┌──

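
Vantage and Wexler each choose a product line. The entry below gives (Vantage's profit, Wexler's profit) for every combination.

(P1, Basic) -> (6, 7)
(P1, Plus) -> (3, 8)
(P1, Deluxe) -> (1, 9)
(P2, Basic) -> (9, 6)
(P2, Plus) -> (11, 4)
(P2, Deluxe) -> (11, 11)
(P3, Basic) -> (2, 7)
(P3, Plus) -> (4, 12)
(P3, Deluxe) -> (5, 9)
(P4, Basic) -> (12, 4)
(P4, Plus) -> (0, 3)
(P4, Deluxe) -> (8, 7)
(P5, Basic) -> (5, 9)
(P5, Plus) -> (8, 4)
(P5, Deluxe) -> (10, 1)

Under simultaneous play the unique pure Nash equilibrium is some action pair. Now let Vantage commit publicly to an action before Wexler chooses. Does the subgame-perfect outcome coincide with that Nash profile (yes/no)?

Backward induction with Vantage moving first.
- P1: BR = Deluxe, leader payoff 1.
- P2: BR = Deluxe, leader payoff 11.
- P3: BR = Plus, leader payoff 4.
- P4: BR = Deluxe, leader payoff 8.
- P5: BR = Basic, leader payoff 5.
Vantage's induced payoffs are 1, 11, 4, 8, 5, so Vantage commits to P2. Subgame-perfect outcome: (P2, Deluxe) with payoffs (11, 11).
Now find the simultaneous Nash equilibrium.
Vantage's best replies: Basic→P4; Plus→P2; Deluxe→P2.
Wexler's best replies: P1→Deluxe; P2→Deluxe; P3→Plus; P4→Deluxe; P5→Basic.
The unique mutual best reply is (P2, Deluxe), giving (11, 11).
Sequential outcome (P2, Deluxe) coincides with the Nash profile (P2, Deluxe).

yes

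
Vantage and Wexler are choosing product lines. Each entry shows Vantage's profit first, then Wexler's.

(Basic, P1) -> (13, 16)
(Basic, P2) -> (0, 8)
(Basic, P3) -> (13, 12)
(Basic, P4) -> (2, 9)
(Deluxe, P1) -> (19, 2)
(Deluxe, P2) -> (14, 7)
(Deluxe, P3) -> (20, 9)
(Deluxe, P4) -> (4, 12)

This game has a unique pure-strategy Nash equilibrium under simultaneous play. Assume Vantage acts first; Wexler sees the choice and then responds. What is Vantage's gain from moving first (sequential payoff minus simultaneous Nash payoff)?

Wexler best-responds to each possible Vantage move:
- Basic: Wexler compares 16, 8, 12, 9 and picks P1; Vantage would get 13.
- Deluxe: Wexler compares 2, 7, 9, 12 and picks P4; Vantage would get 4.
Among 13, 4, the best is 13 at Basic. Subgame-perfect outcome: (Basic, P1) with payoffs (13, 16).
For the simultaneous game, intersect best replies.
Vantage's best replies: P1→Deluxe; P2→Deluxe; P3→Deluxe; P4→Deluxe.
Wexler's best replies: Basic→P1; Deluxe→P4.
Only (Deluxe, P4) has each player best-responding; Nash payoffs (4, 12).
Vantage's commitment gain: 13 − 4 = 9.

9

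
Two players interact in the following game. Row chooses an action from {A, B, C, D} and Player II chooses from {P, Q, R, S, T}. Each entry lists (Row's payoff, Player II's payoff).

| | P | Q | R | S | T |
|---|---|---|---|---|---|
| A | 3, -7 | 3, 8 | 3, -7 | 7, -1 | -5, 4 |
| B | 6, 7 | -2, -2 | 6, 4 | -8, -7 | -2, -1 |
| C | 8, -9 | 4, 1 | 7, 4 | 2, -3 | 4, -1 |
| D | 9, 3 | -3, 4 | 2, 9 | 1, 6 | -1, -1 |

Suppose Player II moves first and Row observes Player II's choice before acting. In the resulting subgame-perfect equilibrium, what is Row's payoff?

Backward induction with Player II moving first.
- P → Row plays D (best of 3, 6, 8, 9); Player II gets 3.
- Q → Row plays C (best of 3, -2, 4, -3); Player II gets 1.
- R → Row plays C (best of 3, 6, 7, 2); Player II gets 4.
- S → Row plays A (best of 7, -8, 2, 1); Player II gets -1.
- T → Row plays C (best of -5, -2, 4, -1); Player II gets -1.
Player II's induced payoffs are 3, 1, 4, -1, -1, so Player II commits to R. Subgame-perfect outcome: (C, R) with payoffs (7, 4).

7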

└──

### Exercise brief
Each line above that carries the string "profit" has to be returned.

### Result for this exercise
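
Vantage and Wexler each choose a product line. The entry below gives (Vantage's profit, Wexler's profit) for every combination.
Vantage and Wexler are choosing product lines. Each entry shows Vantage's profit first, then Wexler's.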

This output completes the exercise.